*** Data to examine ***

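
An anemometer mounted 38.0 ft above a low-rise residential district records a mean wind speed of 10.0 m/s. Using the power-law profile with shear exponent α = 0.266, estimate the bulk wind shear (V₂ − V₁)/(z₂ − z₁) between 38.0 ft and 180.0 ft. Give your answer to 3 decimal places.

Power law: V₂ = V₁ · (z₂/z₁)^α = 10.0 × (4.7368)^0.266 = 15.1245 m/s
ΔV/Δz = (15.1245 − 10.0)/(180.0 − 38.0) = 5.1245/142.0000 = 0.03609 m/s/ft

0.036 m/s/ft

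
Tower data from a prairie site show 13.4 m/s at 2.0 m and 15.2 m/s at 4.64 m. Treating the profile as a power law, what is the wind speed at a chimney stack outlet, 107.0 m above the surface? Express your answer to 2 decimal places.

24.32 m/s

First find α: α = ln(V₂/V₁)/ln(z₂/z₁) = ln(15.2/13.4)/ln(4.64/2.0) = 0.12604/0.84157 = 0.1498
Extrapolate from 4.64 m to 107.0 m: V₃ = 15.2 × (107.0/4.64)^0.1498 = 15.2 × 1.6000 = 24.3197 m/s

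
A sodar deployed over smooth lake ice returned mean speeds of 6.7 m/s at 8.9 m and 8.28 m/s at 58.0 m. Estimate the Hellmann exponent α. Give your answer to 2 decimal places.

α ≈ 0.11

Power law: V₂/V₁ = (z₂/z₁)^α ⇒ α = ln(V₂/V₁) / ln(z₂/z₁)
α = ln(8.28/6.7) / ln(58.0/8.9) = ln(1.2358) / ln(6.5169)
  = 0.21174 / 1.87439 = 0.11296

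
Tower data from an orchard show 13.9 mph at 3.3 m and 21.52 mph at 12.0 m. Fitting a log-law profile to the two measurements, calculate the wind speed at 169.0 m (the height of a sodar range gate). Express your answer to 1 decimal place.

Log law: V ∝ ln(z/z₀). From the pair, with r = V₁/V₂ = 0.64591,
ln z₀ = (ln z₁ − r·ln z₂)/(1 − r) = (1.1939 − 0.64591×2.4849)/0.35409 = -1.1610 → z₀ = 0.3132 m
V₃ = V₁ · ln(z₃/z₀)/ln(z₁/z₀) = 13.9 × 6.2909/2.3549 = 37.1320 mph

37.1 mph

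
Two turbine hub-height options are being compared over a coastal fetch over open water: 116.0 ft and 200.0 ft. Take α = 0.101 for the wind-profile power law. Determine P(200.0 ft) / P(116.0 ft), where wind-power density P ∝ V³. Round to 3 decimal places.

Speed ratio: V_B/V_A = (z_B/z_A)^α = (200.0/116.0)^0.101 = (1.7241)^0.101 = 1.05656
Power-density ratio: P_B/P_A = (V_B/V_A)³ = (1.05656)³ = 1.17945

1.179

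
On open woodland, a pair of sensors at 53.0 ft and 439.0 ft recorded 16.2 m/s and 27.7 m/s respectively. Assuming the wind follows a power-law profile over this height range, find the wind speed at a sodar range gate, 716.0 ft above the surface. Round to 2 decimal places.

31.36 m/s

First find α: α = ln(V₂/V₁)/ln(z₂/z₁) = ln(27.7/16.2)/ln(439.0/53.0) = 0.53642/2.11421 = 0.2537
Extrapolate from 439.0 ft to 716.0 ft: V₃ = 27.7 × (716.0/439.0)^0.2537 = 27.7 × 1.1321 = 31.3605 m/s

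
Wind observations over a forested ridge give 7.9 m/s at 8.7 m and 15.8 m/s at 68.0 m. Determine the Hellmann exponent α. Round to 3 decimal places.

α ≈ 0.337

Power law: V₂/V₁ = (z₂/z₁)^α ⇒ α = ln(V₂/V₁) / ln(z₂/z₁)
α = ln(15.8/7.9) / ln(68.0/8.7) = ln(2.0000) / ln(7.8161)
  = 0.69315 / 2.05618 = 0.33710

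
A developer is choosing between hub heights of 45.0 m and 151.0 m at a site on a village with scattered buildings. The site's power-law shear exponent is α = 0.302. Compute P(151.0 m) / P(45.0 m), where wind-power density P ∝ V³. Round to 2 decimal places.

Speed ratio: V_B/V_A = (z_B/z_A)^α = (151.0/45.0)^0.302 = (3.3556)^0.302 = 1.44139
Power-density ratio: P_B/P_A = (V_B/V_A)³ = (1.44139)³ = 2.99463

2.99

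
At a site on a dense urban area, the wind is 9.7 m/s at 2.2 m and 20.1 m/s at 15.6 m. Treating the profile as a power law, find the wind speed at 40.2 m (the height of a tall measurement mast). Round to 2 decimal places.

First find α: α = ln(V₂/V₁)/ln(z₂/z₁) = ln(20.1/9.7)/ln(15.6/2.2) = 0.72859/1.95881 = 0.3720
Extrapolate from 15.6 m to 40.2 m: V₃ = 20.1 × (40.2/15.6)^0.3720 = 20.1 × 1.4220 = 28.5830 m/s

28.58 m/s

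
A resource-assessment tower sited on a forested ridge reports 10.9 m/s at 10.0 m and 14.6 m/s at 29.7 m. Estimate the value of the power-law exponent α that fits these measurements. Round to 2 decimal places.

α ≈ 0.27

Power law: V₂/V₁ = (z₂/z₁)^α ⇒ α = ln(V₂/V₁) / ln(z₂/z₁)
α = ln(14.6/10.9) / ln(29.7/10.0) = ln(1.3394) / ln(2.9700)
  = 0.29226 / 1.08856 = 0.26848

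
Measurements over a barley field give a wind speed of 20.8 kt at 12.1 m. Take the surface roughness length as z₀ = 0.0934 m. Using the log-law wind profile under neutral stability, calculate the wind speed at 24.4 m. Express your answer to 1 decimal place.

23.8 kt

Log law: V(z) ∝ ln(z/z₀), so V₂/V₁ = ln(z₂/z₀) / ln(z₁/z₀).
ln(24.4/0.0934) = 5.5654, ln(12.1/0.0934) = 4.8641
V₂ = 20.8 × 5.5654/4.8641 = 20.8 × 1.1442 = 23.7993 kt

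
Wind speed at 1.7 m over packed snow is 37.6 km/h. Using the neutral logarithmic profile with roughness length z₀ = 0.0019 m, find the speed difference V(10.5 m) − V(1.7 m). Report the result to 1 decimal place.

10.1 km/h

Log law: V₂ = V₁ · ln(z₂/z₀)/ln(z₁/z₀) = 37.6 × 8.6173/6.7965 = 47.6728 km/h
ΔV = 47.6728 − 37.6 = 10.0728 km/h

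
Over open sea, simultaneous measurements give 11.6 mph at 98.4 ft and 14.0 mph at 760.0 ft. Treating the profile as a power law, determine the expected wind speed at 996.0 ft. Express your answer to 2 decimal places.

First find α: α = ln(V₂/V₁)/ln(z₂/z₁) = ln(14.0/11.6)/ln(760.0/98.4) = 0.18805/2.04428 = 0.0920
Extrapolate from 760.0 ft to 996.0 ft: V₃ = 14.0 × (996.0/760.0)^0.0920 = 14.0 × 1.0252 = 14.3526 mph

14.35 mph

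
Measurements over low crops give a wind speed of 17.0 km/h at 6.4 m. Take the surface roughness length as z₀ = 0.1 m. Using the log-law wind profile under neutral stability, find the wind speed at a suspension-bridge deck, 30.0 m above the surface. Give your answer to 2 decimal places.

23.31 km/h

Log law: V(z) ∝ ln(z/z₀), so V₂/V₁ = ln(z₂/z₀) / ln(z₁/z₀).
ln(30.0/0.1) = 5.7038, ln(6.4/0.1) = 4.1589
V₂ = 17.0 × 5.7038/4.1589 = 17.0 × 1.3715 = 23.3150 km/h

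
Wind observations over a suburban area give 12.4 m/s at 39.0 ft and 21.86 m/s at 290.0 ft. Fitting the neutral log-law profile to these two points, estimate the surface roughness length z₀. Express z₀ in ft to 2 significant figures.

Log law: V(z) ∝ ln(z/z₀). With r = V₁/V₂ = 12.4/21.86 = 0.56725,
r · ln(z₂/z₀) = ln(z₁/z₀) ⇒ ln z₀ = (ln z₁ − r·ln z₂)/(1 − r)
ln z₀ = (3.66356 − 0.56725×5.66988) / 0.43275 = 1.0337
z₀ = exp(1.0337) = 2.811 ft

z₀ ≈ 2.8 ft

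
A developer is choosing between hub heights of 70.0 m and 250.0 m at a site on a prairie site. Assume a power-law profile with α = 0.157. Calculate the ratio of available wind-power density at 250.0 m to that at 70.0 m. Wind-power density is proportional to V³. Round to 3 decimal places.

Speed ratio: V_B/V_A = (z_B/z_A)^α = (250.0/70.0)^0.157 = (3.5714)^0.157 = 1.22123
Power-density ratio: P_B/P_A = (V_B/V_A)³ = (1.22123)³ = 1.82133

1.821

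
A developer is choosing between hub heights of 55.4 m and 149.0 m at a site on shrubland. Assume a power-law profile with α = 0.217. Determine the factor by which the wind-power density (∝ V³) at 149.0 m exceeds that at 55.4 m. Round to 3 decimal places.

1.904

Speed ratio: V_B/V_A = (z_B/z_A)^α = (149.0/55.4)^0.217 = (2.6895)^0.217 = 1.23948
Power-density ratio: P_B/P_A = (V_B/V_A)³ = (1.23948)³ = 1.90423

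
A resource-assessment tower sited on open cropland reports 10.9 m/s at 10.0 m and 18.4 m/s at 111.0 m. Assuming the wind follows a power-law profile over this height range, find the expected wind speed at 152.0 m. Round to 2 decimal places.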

***

• Task: When the line containing "A developer is choosing between hub heights of 55.4" is found in the records above, restate it and every later line word for word through the last one, and nothing more.

• Result for this exercise:
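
A developer is choosing between hub heights of 55.4 m and 149.0 m at a site on shrubland. Assume a power-law profile with α = 0.217. Determine the factor by which the wind-power density (∝ V³) at 149.0 m exceeds that at 55.4 m. Round to 3 decimal places.

1.904

Speed ratio: V_B/V_A = (z_B/z_A)^α = (149.0/55.4)^0.217 = (2.6895)^0.217 = 1.23948
Power-density ratio: P_B/P_A = (V_B/V_A)³ = (1.23948)³ = 1.90423

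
A resource-assessment tower sited on open cropland reports 10.9 m/s at 10.0 m and 18.4 m/s at 111.0 m. Assuming the wind follows a power-law profile over this height range, find the expected wind speed at 152.0 m. Round to 2 decimal places.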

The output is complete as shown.